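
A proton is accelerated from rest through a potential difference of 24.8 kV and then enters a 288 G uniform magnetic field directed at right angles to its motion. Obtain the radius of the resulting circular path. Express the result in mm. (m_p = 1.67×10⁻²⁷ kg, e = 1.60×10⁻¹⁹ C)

The kinetic energy gained is K = qV = (1×1.60×10^-19)(2.48×10^4) = 3.97×10^-15 J.
v = √(2K/m) = 2.18×10^6 m/s.
r = mv/(qB) = (1.67×10^-27)(2.18×10^6) / [(1×1.60×10^-19)(0.0288)] = 0.790 m.

r ≈ 790 mm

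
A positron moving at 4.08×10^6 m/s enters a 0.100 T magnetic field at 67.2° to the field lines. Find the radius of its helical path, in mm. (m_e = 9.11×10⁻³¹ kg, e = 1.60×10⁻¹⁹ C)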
__________________________________________________
Activity: Every entry above should be retyped exactly as shown.

Response to the exercise:
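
A proton is accelerated from rest through a potential difference of 24.8 kV and then enters a 288 G uniform magnetic field directed at right angles to its motion. Obtain the radius of the resulting circular path. Express the result in mm. (m_p = 1.67×10⁻²⁷ kg, e = 1.60×10⁻¹⁹ C)

The kinetic energy gained is K = qV = (1×1.60×10^-19)(2.48×10^4) = 3.97×10^-15 J.
v = √(2K/m) = 2.18×10^6 m/s.
r = mv/(qB) = (1.67×10^-27)(2.18×10^6) / [(1×1.60×10^-19)(0.0288)] = 0.790 m.

r ≈ 790 mm

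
A positron moving at 4.08×10^6 m/s enters a 0.100 T magnetic field at 67.2° to the field lines. Find the radius of its helical path, in mm. (m_e = 9.11×10⁻³¹ kg, e = 1.60×10⁻¹⁹ C)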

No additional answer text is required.